>>
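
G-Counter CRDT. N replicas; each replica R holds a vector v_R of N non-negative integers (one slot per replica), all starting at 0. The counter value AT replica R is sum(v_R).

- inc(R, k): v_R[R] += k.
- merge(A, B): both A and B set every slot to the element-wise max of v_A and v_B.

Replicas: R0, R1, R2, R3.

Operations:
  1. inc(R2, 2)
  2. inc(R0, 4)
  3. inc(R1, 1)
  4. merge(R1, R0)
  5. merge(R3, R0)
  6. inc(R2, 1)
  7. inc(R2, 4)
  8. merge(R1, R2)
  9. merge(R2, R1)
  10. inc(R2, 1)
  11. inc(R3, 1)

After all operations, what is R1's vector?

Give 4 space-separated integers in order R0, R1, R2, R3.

Answer: 4 1 7 0

Derivation:
Op 1: inc R2 by 2 -> R2=(0,0,2,0) value=2
Op 2: inc R0 by 4 -> R0=(4,0,0,0) value=4
Op 3: inc R1 by 1 -> R1=(0,1,0,0) value=1
Op 4: merge R1<->R0 -> R1=(4,1,0,0) R0=(4,1,0,0)
Op 5: merge R3<->R0 -> R3=(4,1,0,0) R0=(4,1,0,0)
Op 6: inc R2 by 1 -> R2=(0,0,3,0) value=3
Op 7: inc R2 by 4 -> R2=(0,0,7,0) value=7
Op 8: merge R1<->R2 -> R1=(4,1,7,0) R2=(4,1,7,0)
Op 9: merge R2<->R1 -> R2=(4,1,7,0) R1=(4,1,7,0)
Op 10: inc R2 by 1 -> R2=(4,1,8,0) value=13
Op 11: inc R3 by 1 -> R3=(4,1,0,1) value=6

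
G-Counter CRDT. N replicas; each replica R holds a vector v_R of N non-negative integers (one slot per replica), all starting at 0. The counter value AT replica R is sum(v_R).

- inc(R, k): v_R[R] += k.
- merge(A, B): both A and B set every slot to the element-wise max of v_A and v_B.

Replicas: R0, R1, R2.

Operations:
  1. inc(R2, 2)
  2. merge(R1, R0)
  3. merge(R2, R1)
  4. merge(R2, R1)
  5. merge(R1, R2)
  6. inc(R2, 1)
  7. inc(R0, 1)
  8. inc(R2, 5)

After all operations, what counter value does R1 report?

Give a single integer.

Op 1: inc R2 by 2 -> R2=(0,0,2) value=2
Op 2: merge R1<->R0 -> R1=(0,0,0) R0=(0,0,0)
Op 3: merge R2<->R1 -> R2=(0,0,2) R1=(0,0,2)
Op 4: merge R2<->R1 -> R2=(0,0,2) R1=(0,0,2)
Op 5: merge R1<->R2 -> R1=(0,0,2) R2=(0,0,2)
Op 6: inc R2 by 1 -> R2=(0,0,3) value=3
Op 7: inc R0 by 1 -> R0=(1,0,0) value=1
Op 8: inc R2 by 5 -> R2=(0,0,8) value=8

Answer: 2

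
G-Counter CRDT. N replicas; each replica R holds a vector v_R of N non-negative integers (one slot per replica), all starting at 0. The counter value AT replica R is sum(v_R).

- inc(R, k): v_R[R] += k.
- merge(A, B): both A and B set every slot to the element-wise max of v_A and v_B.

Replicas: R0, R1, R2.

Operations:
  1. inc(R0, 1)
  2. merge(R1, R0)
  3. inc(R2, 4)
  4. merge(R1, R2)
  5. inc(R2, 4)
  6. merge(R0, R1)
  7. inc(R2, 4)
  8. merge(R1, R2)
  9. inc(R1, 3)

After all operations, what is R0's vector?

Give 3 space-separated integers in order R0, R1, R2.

Answer: 1 0 4

Derivation:
Op 1: inc R0 by 1 -> R0=(1,0,0) value=1
Op 2: merge R1<->R0 -> R1=(1,0,0) R0=(1,0,0)
Op 3: inc R2 by 4 -> R2=(0,0,4) value=4
Op 4: merge R1<->R2 -> R1=(1,0,4) R2=(1,0,4)
Op 5: inc R2 by 4 -> R2=(1,0,8) value=9
Op 6: merge R0<->R1 -> R0=(1,0,4) R1=(1,0,4)
Op 7: inc R2 by 4 -> R2=(1,0,12) value=13
Op 8: merge R1<->R2 -> R1=(1,0,12) R2=(1,0,12)
Op 9: inc R1 by 3 -> R1=(1,3,12) value=16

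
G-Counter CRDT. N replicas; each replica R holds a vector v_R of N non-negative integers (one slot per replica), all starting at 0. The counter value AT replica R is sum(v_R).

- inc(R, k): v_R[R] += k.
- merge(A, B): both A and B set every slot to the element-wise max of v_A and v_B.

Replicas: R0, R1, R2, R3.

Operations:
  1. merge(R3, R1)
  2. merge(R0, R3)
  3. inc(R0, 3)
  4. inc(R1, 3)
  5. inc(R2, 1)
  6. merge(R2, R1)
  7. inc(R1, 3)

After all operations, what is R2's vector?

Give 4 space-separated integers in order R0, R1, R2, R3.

Answer: 0 3 1 0

Derivation:
Op 1: merge R3<->R1 -> R3=(0,0,0,0) R1=(0,0,0,0)
Op 2: merge R0<->R3 -> R0=(0,0,0,0) R3=(0,0,0,0)
Op 3: inc R0 by 3 -> R0=(3,0,0,0) value=3
Op 4: inc R1 by 3 -> R1=(0,3,0,0) value=3
Op 5: inc R2 by 1 -> R2=(0,0,1,0) value=1
Op 6: merge R2<->R1 -> R2=(0,3,1,0) R1=(0,3,1,0)
Op 7: inc R1 by 3 -> R1=(0,6,1,0) value=7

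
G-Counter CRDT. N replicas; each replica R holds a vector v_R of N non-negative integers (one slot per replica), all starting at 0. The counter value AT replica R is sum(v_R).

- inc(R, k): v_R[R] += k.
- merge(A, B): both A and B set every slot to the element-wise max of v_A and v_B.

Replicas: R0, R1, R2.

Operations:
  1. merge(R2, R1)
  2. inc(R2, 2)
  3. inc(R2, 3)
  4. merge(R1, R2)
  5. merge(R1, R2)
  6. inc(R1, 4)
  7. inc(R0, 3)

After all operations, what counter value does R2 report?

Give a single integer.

Answer: 5

Derivation:
Op 1: merge R2<->R1 -> R2=(0,0,0) R1=(0,0,0)
Op 2: inc R2 by 2 -> R2=(0,0,2) value=2
Op 3: inc R2 by 3 -> R2=(0,0,5) value=5
Op 4: merge R1<->R2 -> R1=(0,0,5) R2=(0,0,5)
Op 5: merge R1<->R2 -> R1=(0,0,5) R2=(0,0,5)
Op 6: inc R1 by 4 -> R1=(0,4,5) value=9
Op 7: inc R0 by 3 -> R0=(3,0,0) value=3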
<<
§ **Exercise description**
Reproduce word for word the material above, starting with the line that has "3. inc(R2, 4)" and stopping after the line that has "After all operations, what is R0's vector?".

§ **Answer for this exercise**
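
  3. inc(R2, 4)
  4. merge(R1, R2)
  5. inc(R2, 4)
  6. merge(R0, R1)
  7. inc(R2, 4)
  8. merge(R1, R2)
  9. inc(R1, 3)

After all operations, what is R0's vector?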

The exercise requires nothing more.